[Opening DATA SHOWN section]

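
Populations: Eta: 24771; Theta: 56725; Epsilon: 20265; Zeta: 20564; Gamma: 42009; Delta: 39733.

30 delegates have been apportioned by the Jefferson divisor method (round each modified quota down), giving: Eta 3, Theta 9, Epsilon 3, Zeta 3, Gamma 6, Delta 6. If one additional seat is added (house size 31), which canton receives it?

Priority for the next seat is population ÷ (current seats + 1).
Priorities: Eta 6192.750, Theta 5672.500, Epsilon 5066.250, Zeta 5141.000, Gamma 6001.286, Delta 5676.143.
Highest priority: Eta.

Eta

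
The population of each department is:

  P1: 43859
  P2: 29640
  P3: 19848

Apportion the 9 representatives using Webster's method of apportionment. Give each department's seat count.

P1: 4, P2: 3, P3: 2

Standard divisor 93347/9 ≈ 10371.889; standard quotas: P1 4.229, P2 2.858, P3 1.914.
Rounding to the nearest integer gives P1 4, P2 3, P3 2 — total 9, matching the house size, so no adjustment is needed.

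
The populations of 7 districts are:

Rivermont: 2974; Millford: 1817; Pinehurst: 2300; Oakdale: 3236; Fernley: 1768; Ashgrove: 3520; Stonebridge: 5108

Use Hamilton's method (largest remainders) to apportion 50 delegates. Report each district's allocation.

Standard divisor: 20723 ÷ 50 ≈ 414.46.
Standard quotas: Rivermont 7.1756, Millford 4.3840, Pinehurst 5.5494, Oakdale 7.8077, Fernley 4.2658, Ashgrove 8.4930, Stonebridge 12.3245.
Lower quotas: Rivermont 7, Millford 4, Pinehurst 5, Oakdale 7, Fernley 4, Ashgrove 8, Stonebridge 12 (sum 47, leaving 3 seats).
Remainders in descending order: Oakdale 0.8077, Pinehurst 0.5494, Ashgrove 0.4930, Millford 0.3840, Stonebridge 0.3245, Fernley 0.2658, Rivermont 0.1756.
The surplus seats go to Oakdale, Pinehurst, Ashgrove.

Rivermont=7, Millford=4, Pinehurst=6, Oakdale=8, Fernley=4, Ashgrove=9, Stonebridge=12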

[Closing DATA SHOWN section]
[Opening DATA SHOWN section]

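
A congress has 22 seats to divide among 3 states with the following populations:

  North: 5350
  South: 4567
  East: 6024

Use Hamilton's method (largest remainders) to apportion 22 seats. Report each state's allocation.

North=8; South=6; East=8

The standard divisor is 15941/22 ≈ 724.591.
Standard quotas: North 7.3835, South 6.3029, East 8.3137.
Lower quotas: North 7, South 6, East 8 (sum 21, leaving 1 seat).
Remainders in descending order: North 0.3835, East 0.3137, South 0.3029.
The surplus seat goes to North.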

[Closing DATA SHOWN section]

TASK STATEMENT: From the data above, output only the lines between the line containing "Apportion the 9" and the line containing "Rivermont: 2974; Millford: 1817;", inclusive, exactly as written.

EXPECTED OUTPUT:
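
Apportion the 9 representatives using Webster's method of apportionment. Give each department's seat count.

P1: 4, P2: 3, P3: 2

Standard divisor 93347/9 ≈ 10371.889; standard quotas: P1 4.229, P2 2.858, P3 1.914.
Rounding to the nearest integer gives P1 4, P2 3, P3 2 — total 9, matching the house size, so no adjustment is needed.

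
The populations of 7 districts are:

Rivermont: 2974; Millford: 1817; Pinehurst: 2300; Oakdale: 3236; Fernley: 1768; Ashgrove: 3520; Stonebridge: 5108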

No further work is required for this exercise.